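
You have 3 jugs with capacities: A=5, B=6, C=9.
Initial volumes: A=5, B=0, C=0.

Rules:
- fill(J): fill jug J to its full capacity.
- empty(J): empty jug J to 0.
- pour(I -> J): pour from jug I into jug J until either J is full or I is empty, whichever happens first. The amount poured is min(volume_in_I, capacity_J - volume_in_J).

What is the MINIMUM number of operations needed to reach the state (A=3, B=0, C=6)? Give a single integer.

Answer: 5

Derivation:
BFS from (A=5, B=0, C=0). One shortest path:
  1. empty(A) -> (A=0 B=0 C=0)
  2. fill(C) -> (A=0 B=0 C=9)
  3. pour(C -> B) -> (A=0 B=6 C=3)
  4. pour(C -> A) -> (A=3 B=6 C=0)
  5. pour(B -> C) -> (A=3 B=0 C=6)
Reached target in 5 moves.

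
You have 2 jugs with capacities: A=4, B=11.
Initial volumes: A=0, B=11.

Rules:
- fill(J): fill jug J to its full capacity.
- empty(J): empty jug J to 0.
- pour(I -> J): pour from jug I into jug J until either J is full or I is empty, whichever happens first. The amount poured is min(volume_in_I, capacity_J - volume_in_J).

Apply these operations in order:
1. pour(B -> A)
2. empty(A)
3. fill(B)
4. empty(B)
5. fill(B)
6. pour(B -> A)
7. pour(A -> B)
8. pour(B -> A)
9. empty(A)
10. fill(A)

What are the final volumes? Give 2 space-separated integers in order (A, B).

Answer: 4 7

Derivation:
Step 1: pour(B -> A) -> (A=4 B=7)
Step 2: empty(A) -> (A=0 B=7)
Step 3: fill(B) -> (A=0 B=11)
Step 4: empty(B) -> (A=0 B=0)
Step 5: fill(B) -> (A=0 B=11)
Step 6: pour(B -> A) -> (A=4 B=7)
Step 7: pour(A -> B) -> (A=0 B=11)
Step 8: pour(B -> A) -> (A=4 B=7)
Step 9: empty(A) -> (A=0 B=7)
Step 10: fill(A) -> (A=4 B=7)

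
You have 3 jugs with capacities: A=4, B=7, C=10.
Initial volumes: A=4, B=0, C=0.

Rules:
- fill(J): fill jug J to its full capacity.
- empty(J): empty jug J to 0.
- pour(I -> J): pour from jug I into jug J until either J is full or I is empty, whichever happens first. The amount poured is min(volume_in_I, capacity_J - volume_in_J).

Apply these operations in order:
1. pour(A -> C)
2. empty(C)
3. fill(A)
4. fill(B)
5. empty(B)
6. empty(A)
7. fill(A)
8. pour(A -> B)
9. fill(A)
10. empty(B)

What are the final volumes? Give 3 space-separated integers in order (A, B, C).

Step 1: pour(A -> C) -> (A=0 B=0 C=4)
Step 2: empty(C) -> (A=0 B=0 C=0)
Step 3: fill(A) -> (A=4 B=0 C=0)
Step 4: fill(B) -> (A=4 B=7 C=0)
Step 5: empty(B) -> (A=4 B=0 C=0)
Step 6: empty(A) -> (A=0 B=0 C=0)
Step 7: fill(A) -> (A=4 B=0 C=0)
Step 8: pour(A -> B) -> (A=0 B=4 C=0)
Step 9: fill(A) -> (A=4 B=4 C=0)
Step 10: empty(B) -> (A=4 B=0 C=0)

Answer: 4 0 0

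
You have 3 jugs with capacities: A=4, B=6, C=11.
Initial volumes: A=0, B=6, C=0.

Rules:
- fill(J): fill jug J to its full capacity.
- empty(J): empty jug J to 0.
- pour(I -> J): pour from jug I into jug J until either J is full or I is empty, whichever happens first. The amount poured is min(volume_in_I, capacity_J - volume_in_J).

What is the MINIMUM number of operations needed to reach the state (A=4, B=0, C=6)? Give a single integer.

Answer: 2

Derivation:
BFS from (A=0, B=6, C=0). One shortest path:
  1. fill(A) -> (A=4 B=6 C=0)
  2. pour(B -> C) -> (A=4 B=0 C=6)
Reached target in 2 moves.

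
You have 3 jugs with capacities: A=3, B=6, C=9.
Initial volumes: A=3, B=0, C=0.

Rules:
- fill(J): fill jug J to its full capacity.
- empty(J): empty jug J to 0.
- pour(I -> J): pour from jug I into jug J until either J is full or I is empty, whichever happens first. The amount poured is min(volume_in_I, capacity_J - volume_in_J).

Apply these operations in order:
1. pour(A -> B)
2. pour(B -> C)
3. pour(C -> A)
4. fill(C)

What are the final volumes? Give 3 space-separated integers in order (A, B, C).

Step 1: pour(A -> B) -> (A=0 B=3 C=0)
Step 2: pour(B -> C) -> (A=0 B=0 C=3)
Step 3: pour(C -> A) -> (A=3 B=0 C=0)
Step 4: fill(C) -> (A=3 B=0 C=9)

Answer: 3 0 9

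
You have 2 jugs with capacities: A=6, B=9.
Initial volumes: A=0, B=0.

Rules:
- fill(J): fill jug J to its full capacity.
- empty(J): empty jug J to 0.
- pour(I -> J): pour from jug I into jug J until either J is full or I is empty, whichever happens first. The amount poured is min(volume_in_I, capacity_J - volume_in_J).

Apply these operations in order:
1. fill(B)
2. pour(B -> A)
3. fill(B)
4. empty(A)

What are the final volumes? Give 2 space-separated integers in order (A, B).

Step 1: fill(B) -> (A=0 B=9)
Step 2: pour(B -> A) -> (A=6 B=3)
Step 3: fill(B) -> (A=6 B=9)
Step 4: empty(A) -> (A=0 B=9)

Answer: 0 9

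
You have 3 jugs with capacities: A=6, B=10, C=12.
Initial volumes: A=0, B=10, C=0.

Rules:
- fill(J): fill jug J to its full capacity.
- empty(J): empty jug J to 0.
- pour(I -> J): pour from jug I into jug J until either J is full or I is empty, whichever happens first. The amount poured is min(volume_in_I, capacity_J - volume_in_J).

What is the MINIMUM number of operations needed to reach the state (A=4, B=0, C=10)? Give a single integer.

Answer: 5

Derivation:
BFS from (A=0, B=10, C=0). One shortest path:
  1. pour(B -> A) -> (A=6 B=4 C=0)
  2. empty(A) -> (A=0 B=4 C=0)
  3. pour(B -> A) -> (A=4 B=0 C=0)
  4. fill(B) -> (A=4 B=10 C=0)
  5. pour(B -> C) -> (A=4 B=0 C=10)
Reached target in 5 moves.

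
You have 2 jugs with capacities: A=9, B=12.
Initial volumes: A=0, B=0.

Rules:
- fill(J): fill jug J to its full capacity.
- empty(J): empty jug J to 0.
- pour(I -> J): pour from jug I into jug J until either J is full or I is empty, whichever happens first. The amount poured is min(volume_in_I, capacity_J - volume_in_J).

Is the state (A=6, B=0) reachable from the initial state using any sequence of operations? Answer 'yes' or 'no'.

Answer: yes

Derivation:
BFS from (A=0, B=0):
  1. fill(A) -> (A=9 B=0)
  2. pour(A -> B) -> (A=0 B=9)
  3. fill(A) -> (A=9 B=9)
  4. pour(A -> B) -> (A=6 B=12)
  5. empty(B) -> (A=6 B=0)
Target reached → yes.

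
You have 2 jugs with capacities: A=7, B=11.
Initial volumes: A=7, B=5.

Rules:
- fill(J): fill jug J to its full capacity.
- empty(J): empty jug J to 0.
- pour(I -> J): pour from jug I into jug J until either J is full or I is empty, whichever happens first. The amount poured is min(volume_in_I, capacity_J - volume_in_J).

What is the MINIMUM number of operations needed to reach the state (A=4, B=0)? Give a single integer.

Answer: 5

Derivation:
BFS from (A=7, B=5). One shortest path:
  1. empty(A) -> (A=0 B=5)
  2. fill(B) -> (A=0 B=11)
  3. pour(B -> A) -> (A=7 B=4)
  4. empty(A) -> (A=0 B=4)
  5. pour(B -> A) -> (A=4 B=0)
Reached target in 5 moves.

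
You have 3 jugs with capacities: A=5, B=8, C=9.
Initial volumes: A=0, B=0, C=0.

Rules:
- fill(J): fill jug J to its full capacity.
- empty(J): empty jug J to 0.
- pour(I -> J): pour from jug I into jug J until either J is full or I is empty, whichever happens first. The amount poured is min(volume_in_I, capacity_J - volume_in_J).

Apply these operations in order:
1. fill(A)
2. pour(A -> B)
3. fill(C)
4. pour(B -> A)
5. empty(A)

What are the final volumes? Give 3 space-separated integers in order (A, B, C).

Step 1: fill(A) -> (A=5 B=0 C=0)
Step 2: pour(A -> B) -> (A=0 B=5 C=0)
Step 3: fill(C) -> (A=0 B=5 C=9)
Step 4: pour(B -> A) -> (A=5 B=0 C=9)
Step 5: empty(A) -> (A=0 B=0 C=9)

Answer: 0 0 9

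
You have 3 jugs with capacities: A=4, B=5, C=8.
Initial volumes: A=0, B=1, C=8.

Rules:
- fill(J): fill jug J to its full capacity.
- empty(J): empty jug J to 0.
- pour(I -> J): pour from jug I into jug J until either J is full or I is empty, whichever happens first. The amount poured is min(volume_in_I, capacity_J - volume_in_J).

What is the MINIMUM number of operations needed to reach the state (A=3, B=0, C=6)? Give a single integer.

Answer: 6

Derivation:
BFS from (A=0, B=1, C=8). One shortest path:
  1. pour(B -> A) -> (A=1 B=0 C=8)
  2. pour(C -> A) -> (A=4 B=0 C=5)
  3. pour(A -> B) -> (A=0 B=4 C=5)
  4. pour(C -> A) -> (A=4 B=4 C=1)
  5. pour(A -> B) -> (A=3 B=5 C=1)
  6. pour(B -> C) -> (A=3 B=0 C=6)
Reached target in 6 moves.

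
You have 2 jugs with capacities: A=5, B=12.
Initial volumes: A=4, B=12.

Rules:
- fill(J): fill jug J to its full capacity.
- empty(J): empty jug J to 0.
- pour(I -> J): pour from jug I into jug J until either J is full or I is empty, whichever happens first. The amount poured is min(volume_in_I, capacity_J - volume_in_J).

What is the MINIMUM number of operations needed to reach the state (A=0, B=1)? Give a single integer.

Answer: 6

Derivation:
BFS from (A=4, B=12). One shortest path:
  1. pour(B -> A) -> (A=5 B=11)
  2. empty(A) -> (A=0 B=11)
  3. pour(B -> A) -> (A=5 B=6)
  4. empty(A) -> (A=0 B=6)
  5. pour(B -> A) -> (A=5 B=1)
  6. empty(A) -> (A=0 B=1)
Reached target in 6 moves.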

--

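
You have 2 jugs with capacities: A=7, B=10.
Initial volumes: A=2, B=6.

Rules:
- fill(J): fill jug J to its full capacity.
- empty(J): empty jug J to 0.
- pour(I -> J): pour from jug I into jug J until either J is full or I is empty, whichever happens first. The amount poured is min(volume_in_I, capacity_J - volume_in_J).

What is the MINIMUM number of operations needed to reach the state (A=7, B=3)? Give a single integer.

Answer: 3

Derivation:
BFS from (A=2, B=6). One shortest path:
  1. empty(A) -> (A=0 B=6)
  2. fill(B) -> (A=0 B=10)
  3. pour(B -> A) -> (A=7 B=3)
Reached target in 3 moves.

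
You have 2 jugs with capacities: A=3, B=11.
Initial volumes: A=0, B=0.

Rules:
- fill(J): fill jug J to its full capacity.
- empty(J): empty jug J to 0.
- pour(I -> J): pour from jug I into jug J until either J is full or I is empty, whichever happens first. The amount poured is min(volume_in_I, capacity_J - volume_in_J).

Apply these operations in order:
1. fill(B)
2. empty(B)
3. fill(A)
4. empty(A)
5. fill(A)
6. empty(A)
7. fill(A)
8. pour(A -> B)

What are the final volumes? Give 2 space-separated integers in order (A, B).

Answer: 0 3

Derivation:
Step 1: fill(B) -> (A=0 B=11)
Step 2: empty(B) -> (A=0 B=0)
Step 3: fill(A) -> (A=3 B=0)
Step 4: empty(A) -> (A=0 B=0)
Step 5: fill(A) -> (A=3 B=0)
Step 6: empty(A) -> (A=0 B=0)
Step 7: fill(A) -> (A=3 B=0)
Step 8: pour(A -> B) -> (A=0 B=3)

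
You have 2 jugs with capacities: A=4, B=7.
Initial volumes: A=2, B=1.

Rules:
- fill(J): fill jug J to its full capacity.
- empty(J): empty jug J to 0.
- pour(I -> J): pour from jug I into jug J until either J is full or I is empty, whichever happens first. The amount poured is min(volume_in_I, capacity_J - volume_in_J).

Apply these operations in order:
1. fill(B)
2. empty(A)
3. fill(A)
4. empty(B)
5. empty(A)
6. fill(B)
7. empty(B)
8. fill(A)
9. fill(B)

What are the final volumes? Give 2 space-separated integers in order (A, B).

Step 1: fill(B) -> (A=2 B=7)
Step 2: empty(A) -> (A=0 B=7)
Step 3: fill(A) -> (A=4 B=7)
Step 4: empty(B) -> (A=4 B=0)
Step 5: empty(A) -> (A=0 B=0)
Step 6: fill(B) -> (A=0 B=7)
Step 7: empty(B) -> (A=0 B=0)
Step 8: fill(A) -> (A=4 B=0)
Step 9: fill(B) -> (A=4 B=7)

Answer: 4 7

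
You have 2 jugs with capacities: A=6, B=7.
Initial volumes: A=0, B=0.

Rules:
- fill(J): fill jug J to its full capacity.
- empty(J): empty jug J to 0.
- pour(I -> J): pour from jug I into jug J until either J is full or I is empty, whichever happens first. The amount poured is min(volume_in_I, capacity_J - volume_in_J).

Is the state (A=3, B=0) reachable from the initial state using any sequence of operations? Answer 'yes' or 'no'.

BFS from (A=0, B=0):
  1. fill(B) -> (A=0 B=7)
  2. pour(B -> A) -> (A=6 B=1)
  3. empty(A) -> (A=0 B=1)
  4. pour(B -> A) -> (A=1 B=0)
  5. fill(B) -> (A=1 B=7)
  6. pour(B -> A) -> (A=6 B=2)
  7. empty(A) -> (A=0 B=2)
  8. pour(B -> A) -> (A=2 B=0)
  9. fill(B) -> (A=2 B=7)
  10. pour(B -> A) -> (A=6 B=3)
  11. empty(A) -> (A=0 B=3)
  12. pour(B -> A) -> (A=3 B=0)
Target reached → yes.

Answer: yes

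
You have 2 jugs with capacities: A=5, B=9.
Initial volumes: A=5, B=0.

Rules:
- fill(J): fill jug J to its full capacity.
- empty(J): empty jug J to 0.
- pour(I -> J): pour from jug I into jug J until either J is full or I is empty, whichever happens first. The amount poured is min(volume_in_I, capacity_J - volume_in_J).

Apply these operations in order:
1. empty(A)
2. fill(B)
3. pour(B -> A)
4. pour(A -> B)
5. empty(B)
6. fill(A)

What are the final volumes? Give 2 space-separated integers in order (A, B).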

Exercise brief:
Using the data above, repeat exactly the lines that begin at the line with "You have 3 jugs with capacities: A=5, B=6, C=9." and end at the line with "10. empty(B)", both ends included.

Solution to the problem:
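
You have 3 jugs with capacities: A=5, B=6, C=9.
Initial volumes: A=5, B=0, C=0.

Rules:
- fill(J): fill jug J to its full capacity.
- empty(J): empty jug J to 0.
- pour(I -> J): pour from jug I into jug J until either J is full or I is empty, whichever happens first. The amount poured is min(volume_in_I, capacity_J - volume_in_J).

What is the MINIMUM number of operations needed to reach the state (A=3, B=0, C=6)? Give a single integer.

Answer: 5

Derivation:
BFS from (A=5, B=0, C=0). One shortest path:
  1. empty(A) -> (A=0 B=0 C=0)
  2. fill(C) -> (A=0 B=0 C=9)
  3. pour(C -> B) -> (A=0 B=6 C=3)
  4. pour(C -> A) -> (A=3 B=6 C=0)
  5. pour(B -> C) -> (A=3 B=0 C=6)
Reached target in 5 moves.

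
You have 2 jugs with capacities: A=4, B=11.
Initial volumes: A=0, B=11.

Rules:
- fill(J): fill jug J to its full capacity.
- empty(J): empty jug J to 0.
- pour(I -> J): pour from jug I into jug J until either J is full or I is empty, whichever happens first. The amount poured is min(volume_in_I, capacity_J - volume_in_J).

Apply these operations in order:
1. pour(B -> A)
2. empty(A)
3. fill(B)
4. empty(B)
5. fill(B)
6. pour(B -> A)
7. pour(A -> B)
8. pour(B -> A)
9. empty(A)
10. fill(A)

What are the final volumes? Give 2 space-separated integers in order (A, B).

Answer: 4 7

Derivation:
Step 1: pour(B -> A) -> (A=4 B=7)
Step 2: empty(A) -> (A=0 B=7)
Step 3: fill(B) -> (A=0 B=11)
Step 4: empty(B) -> (A=0 B=0)
Step 5: fill(B) -> (A=0 B=11)
Step 6: pour(B -> A) -> (A=4 B=7)
Step 7: pour(A -> B) -> (A=0 B=11)
Step 8: pour(B -> A) -> (A=4 B=7)
Step 9: empty(A) -> (A=0 B=7)
Step 10: fill(A) -> (A=4 B=7)

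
You have 3 jugs with capacities: A=4, B=7, C=10.
Initial volumes: A=4, B=0, C=0.

Rules:
- fill(J): fill jug J to its full capacity.
- empty(J): empty jug J to 0.
- pour(I -> J): pour from jug I into jug J until either J is full or I is empty, whichever happens first. The amount poured is min(volume_in_I, capacity_J - volume_in_J).

Apply these operations in order:
1. pour(A -> C)
2. empty(C)
3. fill(A)
4. fill(B)
5. empty(B)
6. empty(A)
7. fill(A)
8. pour(A -> B)
9. fill(A)
10. empty(B)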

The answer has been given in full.